◆ What is expected ◆
Please write out all of the entries exactly as they appear.

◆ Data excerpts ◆
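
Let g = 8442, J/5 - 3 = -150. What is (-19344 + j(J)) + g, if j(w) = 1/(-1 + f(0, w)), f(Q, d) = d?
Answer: -8023873/736 ≈ -10902.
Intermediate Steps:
J = -735 (J = 15 + 5*(-150) = 15 - 750 = -735)
j(w) = 1/(-1 + w)
(-19344 + j(J)) + g = (-19344 + 1/(-1 - 735)) + 8442 = (-19344 + 1/(-736)) + 8442 = (-19344 - 1/736) + 8442 = -14237185/736 + 8442 = -8023873/736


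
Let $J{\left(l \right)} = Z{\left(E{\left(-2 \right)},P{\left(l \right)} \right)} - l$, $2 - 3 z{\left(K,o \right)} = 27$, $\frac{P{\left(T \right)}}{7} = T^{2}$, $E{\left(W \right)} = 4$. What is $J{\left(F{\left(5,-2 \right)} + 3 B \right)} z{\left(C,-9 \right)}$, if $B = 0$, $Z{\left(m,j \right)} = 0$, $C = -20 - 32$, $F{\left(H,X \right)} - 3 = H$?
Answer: $\frac{200}{3} \approx 66.667$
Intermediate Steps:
$F{\left(H,X \right)} = 3 + H$
$C = -52$ ($C = -20 - 32 = -52$)
$P{\left(T \right)} = 7 T^{2}$
$z{\left(K,o \right)} = - \frac{25}{3}$ ($z{\left(K,o \right)} = \frac{2}{3} - 9 = - \frac{25}{3}$)
$J{\left(l \right)} = - l$ ($J{\left(l \right)} = 0 - l = - l$)
$J{\left(F{\left(5,-2 \right)} + 3 B \right)} z{\left(C,-9 \right)} = - (\left(3 + 5\right) + 3 \cdot 0) \left(- \frac{25}{3}\right) = - (8 + 0) \left(- \frac{25}{3}\right) = \left(-1\right) 8 \left(- \frac{25}{3}\right) = \left(-8\right) \left(- \frac{25}{3}\right) = \frac{200}{3}$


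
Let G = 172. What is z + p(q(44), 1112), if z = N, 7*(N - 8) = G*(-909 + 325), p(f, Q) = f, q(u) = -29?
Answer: -100595/7 ≈ -14371.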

◆ Reply to the exercise ◆
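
Let g = 8442, J/5 - 3 = -150. What is (-19344 + j(J)) + g, if j(w) = 1/(-1 + f(0, w)), f(Q, d) = d?
Answer: -8023873/736 ≈ -10902.
Intermediate Steps:
J = -735 (J = 15 + 5*(-150) = 15 - 750 = -735)
j(w) = 1/(-1 + w)
(-19344 + j(J)) + g = (-19344 + 1/(-1 - 735)) + 8442 = (-19344 + 1/(-736)) + 8442 = (-19344 - 1/736) + 8442 = -14237185/736 + 8442 = -8023873/736


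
Let $J{\left(l \right)} = Z{\left(E{\left(-2 \right)},P{\left(l \right)} \right)} - l$, $2 - 3 z{\left(K,o \right)} = 27$, $\frac{P{\left(T \right)}}{7} = T^{2}$, $E{\left(W \right)} = 4$. What is $J{\left(F{\left(5,-2 \right)} + 3 B \right)} z{\left(C,-9 \right)}$, if $B = 0$, $Z{\left(m,j \right)} = 0$, $C = -20 - 32$, $F{\left(H,X \right)} - 3 = H$?
Answer: $\frac{200}{3} \approx 66.667$
Intermediate Steps:
$F{\left(H,X \right)} = 3 + H$
$C = -52$ ($C = -20 - 32 = -52$)
$P{\left(T \right)} = 7 T^{2}$
$z{\left(K,o \right)} = - \frac{25}{3}$ ($z{\left(K,o \right)} = \frac{2}{3} - 9 = - \frac{25}{3}$)
$J{\left(l \right)} = - l$ ($J{\left(l \right)} = 0 - l = - l$)
$J{\left(F{\left(5,-2 \right)} + 3 B \right)} z{\left(C,-9 \right)} = - (\left(3 + 5\right) + 3 \cdot 0) \left(- \frac{25}{3}\right) = - (8 + 0) \left(- \frac{25}{3}\right) = \left(-1\right) 8 \left(- \frac{25}{3}\right) = \left(-8\right) \left(- \frac{25}{3}\right) = \frac{200}{3}$


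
Let G = 172. What is z + p(q(44), 1112), if z = N, 7*(N - 8) = G*(-909 + 325), p(f, Q) = f, q(u) = -29?
Answer: -100595/7 ≈ -14371.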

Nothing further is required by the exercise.